WHAT TO WORK ON: Within the material below, transcribe exactly the lines from the one holding "Data (x, y): (0, -1.5), (1, 2.9), (2, 5.3), (3, 5.7)." through the one holding "Data from a clinical", keeping both ends and skipping the rest.

---------- ENTRIES SHOWN ----------

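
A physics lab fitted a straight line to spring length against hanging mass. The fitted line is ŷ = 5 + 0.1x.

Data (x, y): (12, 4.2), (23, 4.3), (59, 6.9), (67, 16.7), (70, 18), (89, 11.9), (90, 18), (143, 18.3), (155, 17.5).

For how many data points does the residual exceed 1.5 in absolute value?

8

x=12: ŷ = 5 + 0.1·12 = 6.2; e = 4.2 − 6.2 = -2
x=23: ŷ = 5 + 0.1·23 = 7.3; e = 4.3 − 7.3 = -3
x=59: ŷ = 5 + 0.1·59 = 10.9; e = 6.9 − 10.9 = -4
x=67: ŷ = 5 + 0.1·67 = 11.7; e = 16.7 − 11.7 = 5
x=70: ŷ = 5 + 0.1·70 = 12; e = 18 − 12 = 6
x=89: ŷ = 5 + 0.1·89 = 13.9; e = 11.9 − 13.9 = -2
x=90: ŷ = 5 + 0.1·90 = 14; e = 18 − 14 = 4
x=143: ŷ = 5 + 0.1·143 = 19.3; e = 18.3 − 19.3 = -1
x=155: ŷ = 5 + 0.1·155 = 20.5; e = 17.5 − 20.5 = -3
|e| > 1.5: x=12 (|e|=2), x=23 (|e|=3), x=59 (|e|=4), x=67 (|e|=5), x=70 (|e|=6), x=89 (|e|=2), x=90 (|e|=4), x=155 (|e|=3) → 8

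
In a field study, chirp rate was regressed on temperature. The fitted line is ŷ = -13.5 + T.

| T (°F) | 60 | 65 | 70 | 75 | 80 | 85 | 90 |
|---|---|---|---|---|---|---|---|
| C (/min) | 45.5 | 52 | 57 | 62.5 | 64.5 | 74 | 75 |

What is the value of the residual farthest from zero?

e = 2.5

T=60: ŷ = -13.5 + 60 = 46.5; e = 45.5 − 46.5 = -1
T=65: ŷ = -13.5 + 65 = 51.5; e = 52 − 51.5 = 0.5
T=70: ŷ = -13.5 + 70 = 56.5; e = 57 − 56.5 = 0.5
T=75: ŷ = -13.5 + 75 = 61.5; e = 62.5 − 61.5 = 1
T=80: ŷ = -13.5 + 80 = 66.5; e = 64.5 − 66.5 = -2
T=85: ŷ = -13.5 + 85 = 71.5; e = 74 − 71.5 = 2.5
T=90: ŷ = -13.5 + 90 = 76.5; e = 75 − 76.5 = -1.5
Largest |e| is 2.5 at T = 85, residual 2.5.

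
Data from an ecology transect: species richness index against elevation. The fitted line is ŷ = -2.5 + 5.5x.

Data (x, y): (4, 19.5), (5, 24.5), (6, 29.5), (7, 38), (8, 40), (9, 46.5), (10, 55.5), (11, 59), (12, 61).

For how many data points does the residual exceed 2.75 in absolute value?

x=4: ŷ = -2.5 + 5.5·4 = 19.5; e = 19.5 − 19.5 = 0
x=5: ŷ = -2.5 + 5.5·5 = 25; e = 24.5 − 25 = -0.5
x=6: ŷ = -2.5 + 5.5·6 = 30.5; e = 29.5 − 30.5 = -1
x=7: ŷ = -2.5 + 5.5·7 = 36; e = 38 − 36 = 2
x=8: ŷ = -2.5 + 5.5·8 = 41.5; e = 40 − 41.5 = -1.5
x=9: ŷ = -2.5 + 5.5·9 = 47; e = 46.5 − 47 = -0.5
x=10: ŷ = -2.5 + 5.5·10 = 52.5; e = 55.5 − 52.5 = 3
x=11: ŷ = -2.5 + 5.5·11 = 58; e = 59 − 58 = 1
x=12: ŷ = -2.5 + 5.5·12 = 63.5; e = 61 − 63.5 = -2.5
|e| > 2.75: x=10 (|e|=3) → 1

1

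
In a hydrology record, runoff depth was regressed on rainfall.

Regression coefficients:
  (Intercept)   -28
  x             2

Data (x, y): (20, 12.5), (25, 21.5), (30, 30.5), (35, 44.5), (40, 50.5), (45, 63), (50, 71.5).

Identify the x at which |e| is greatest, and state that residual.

x=20: ŷ = -28 + 2·20 = 12; e = 12.5 − 12 = 0.5
x=25: ŷ = -28 + 2·25 = 22; e = 21.5 − 22 = -0.5
x=30: ŷ = -28 + 2·30 = 32; e = 30.5 − 32 = -1.5
x=35: ŷ = -28 + 2·35 = 42; e = 44.5 − 42 = 2.5
x=40: ŷ = -28 + 2·40 = 52; e = 50.5 − 52 = -1.5
x=45: ŷ = -28 + 2·45 = 62; e = 63 − 62 = 1
x=50: ŷ = -28 + 2·50 = 72; e = 71.5 − 72 = -0.5
Largest |e| is 2.5 at x = 35, residual 2.5.

x = 35, e = 2.5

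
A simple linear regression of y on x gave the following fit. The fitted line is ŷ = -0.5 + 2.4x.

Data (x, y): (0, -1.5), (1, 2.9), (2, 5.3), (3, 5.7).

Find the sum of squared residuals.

SSE = 4

x=0: ŷ = -0.5 + 2.4·0 = -0.5; e = -1.5 − (-0.5) = -1
x=1: ŷ = -0.5 + 2.4·1 = 1.9; e = 2.9 − 1.9 = 1
x=2: ŷ = -0.5 + 2.4·2 = 4.3; e = 5.3 − 4.3 = 1
x=3: ŷ = -0.5 + 2.4·3 = 6.7; e = 5.7 − 6.7 = -1
SSE = 1 + 1 + 1 + 1 = 4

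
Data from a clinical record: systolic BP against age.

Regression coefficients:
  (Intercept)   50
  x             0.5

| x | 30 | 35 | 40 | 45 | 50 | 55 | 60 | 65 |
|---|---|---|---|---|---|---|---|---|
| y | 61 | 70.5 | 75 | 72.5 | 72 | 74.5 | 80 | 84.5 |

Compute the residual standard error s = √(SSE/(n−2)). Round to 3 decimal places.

s = 3.464

x=30: ŷ = 50 + 0.5·30 = 65; r = 61 − 65 = -4
x=35: ŷ = 50 + 0.5·35 = 67.5; r = 70.5 − 67.5 = 3
x=40: ŷ = 50 + 0.5·40 = 70; r = 75 − 70 = 5
x=45: ŷ = 50 + 0.5·45 = 72.5; r = 72.5 − 72.5 = 0
x=50: ŷ = 50 + 0.5·50 = 75; r = 72 − 75 = -3
x=55: ŷ = 50 + 0.5·55 = 77.5; r = 74.5 − 77.5 = -3
x=60: ŷ = 50 + 0.5·60 = 80; r = 80 − 80 = 0
x=65: ŷ = 50 + 0.5·65 = 82.5; r = 84.5 − 82.5 = 2
SSE = 16 + 9 + 25 + 0 + 9 + 9 + 0 + 4 = 72
s = √(72/6) = √12 ≈ 3.464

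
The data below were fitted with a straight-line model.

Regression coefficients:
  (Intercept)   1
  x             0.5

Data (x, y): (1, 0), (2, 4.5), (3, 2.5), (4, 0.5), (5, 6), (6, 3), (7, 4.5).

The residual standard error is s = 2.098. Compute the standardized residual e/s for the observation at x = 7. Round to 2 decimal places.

0.00

ŷ = 1 + 0.5·7 = 4.5
e = 4.5 − 4.5 = 0
e/s = 0 / 2.098 = 0.00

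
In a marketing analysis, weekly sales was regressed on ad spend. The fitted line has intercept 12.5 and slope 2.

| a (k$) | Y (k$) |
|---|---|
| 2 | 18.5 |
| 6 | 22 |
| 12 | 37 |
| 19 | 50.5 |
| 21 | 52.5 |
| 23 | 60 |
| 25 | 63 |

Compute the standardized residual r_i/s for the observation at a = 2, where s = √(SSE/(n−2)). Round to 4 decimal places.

1.0847

a=2: Ŷ = 12.5 + 2·2 = 16.5; r = 18.5 − 16.5 = 2
a=6: Ŷ = 12.5 + 2·6 = 24.5; r = 22 − 24.5 = -2.5
a=12: Ŷ = 12.5 + 2·12 = 36.5; r = 37 − 36.5 = 0.5
a=19: Ŷ = 12.5 + 2·19 = 50.5; r = 50.5 − 50.5 = 0
a=21: Ŷ = 12.5 + 2·21 = 54.5; r = 52.5 − 54.5 = -2
a=23: Ŷ = 12.5 + 2·23 = 58.5; r = 60 − 58.5 = 1.5
a=25: Ŷ = 12.5 + 2·25 = 62.5; r = 63 − 62.5 = 0.5
SSE = 4 + 6.25 + 0.25 + 0 + 4 + 2.25 + 0.25 = 17
s = √(17/5) = 1.84391
r/s = 2 / 1.84391 = 1.0847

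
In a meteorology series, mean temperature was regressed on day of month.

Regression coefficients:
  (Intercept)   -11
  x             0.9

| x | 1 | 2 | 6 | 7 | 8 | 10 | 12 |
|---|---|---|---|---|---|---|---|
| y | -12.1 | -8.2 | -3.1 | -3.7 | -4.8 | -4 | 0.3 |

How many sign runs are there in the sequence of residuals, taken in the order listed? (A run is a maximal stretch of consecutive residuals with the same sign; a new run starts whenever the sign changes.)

4 runs

x=1: ŷ = -11 + 0.9·1 = -10.1; e = -12.1 − (-10.1) = -2
x=2: ŷ = -11 + 0.9·2 = -9.2; e = -8.2 − (-9.2) = 1
x=6: ŷ = -11 + 0.9·6 = -5.6; e = -3.1 − (-5.6) = 2.5
x=7: ŷ = -11 + 0.9·7 = -4.7; e = -3.7 − (-4.7) = 1
x=8: ŷ = -11 + 0.9·8 = -3.8; e = -4.8 − (-3.8) = -1
x=10: ŷ = -11 + 0.9·10 = -2; e = -4 − (-2) = -2
x=12: ŷ = -11 + 0.9·12 = -0.2; e = 0.3 − (-0.2) = 0.5
Signs: − + + + − − +
Runs: −×1, +×3, −×2, +×1 → 4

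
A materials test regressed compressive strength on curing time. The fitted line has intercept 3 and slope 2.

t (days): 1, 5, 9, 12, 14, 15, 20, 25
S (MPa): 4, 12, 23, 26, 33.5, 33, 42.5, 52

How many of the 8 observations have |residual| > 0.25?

7

t=1: Ŝ = 3 + 2·1 = 5; r = 4 − 5 = -1
t=5: Ŝ = 3 + 2·5 = 13; r = 12 − 13 = -1
t=9: Ŝ = 3 + 2·9 = 21; r = 23 − 21 = 2
t=12: Ŝ = 3 + 2·12 = 27; r = 26 − 27 = -1
t=14: Ŝ = 3 + 2·14 = 31; r = 33.5 − 31 = 2.5
t=15: Ŝ = 3 + 2·15 = 33; r = 33 − 33 = 0
t=20: Ŝ = 3 + 2·20 = 43; r = 42.5 − 43 = -0.5
t=25: Ŝ = 3 + 2·25 = 53; r = 52 − 53 = -1
|r| > 0.25: t=1 (|r|=1), t=5 (|r|=1), t=9 (|r|=2), t=12 (|r|=1), t=14 (|r|=2.5), t=20 (|r|=0.5), t=25 (|r|=1) → 7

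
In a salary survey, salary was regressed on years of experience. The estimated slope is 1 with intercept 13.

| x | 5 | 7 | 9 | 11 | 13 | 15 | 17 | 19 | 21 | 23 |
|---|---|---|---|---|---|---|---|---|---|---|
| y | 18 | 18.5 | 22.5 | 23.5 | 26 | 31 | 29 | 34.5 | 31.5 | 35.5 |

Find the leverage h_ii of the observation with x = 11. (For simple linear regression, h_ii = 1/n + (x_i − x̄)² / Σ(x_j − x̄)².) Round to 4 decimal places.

h = 0.1273

x̄ = (5 + 7 + 9 + 11 + 13 + 15 + 17 + 19 + 21 + 23)/10 = 14
Σ(x − x̄)² = 81 + 49 + 25 + 9 + 1 + 1 + 9 + 25 + 49 + 81 = 330
h = 1/10 + (-3)²/330 = 0.1 + 0.0272727 = 0.1273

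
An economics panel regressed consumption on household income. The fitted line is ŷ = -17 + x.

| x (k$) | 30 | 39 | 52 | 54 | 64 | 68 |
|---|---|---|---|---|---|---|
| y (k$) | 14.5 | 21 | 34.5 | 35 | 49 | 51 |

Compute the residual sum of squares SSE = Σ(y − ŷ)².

x=30: ŷ = -17 + 30 = 13; r = 14.5 − 13 = 1.5
x=39: ŷ = -17 + 39 = 22; r = 21 − 22 = -1
x=52: ŷ = -17 + 52 = 35; r = 34.5 − 35 = -0.5
x=54: ŷ = -17 + 54 = 37; r = 35 − 37 = -2
x=64: ŷ = -17 + 64 = 47; r = 49 − 47 = 2
x=68: ŷ = -17 + 68 = 51; r = 51 − 51 = 0
SSE = 2.25 + 1 + 0.25 + 4 + 4 + 0 = 11.5

SSE = 11.5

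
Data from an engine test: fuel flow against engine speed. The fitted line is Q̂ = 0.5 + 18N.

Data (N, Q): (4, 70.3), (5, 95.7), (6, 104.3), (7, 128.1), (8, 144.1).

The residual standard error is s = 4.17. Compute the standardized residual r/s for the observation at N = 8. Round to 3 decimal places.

-0.096

Q̂ = 0.5 + 18·8 = 144.5
r = 144.1 − 144.5 = -0.4
r/s = -0.4 / 4.17 = -0.096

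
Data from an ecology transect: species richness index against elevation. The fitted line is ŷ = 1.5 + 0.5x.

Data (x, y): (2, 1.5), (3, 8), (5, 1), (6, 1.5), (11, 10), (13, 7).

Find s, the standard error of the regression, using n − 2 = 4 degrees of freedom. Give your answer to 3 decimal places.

x=2: ŷ = 1.5 + 0.5·2 = 2.5; r = 1.5 − 2.5 = -1
x=3: ŷ = 1.5 + 0.5·3 = 3; r = 8 − 3 = 5
x=5: ŷ = 1.5 + 0.5·5 = 4; r = 1 − 4 = -3
x=6: ŷ = 1.5 + 0.5·6 = 4.5; r = 1.5 − 4.5 = -3
x=11: ŷ = 1.5 + 0.5·11 = 7; r = 10 − 7 = 3
x=13: ŷ = 1.5 + 0.5·13 = 8; r = 7 − 8 = -1
SSE = 1 + 25 + 9 + 9 + 9 + 1 = 54
s = √(54/4) = √13.5 ≈ 3.674

s = 3.674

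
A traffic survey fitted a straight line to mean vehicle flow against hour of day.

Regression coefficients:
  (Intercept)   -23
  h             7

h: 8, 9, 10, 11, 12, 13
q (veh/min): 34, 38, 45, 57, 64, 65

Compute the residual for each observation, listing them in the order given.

1, -2, -2, 3, 3, -3

h=8: q̂ = -23 + 7·8 = 33; e = 34 − 33 = 1
h=9: q̂ = -23 + 7·9 = 40; e = 38 − 40 = -2
h=10: q̂ = -23 + 7·10 = 47; e = 45 − 47 = -2
h=11: q̂ = -23 + 7·11 = 54; e = 57 − 54 = 3
h=12: q̂ = -23 + 7·12 = 61; e = 64 − 61 = 3
h=13: q̂ = -23 + 7·13 = 68; e = 65 − 68 = -3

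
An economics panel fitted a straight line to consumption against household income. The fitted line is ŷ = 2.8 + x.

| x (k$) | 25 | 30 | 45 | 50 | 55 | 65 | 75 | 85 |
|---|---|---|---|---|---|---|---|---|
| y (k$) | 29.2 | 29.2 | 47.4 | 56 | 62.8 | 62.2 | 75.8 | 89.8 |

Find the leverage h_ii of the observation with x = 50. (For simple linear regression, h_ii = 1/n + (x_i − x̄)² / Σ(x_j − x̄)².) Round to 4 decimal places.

h = 0.1296

x̄ = (25 + 30 + 45 + 50 + 55 + 65 + 75 + 85)/8 = 53.75
Σ(x − x̄)² = 826.562 + 564.062 + 76.5625 + 14.0625 + 1.5625 + 126.562 + 451.562 + 976.562 = 3037.5
h = 1/8 + (-3.75)²/3037.5 = 0.125 + 0.00462963 = 0.1296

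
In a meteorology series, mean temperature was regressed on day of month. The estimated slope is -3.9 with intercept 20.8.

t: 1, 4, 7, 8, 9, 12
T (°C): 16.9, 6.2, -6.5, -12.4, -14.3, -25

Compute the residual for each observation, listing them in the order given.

0, 1, 0, -2, 0, 1

t=1: ŷ = 20.8 − 3.9·1 = 16.9; r = 16.9 − 16.9 = 0
t=4: ŷ = 20.8 − 3.9·4 = 5.2; r = 6.2 − 5.2 = 1
t=7: ŷ = 20.8 − 3.9·7 = -6.5; r = -6.5 − (-6.5) = 0
t=8: ŷ = 20.8 − 3.9·8 = -10.4; r = -12.4 − (-10.4) = -2
t=9: ŷ = 20.8 − 3.9·9 = -14.3; r = -14.3 − (-14.3) = 0
t=12: ŷ = 20.8 − 3.9·12 = -26; r = -25 − (-26) = 1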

----------

ANSWER:
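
Data (x, y): (0, -1.5), (1, 2.9), (2, 5.3), (3, 5.7).

Find the sum of squared residuals.

SSE = 4

x=0: ŷ = -0.5 + 2.4·0 = -0.5; e = -1.5 − (-0.5) = -1
x=1: ŷ = -0.5 + 2.4·1 = 1.9; e = 2.9 − 1.9 = 1
x=2: ŷ = -0.5 + 2.4·2 = 4.3; e = 5.3 − 4.3 = 1
x=3: ŷ = -0.5 + 2.4·3 = 6.7; e = 5.7 − 6.7 = -1
SSE = 1 + 1 + 1 + 1 = 4

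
Data from a clinical record: systolic BP against age.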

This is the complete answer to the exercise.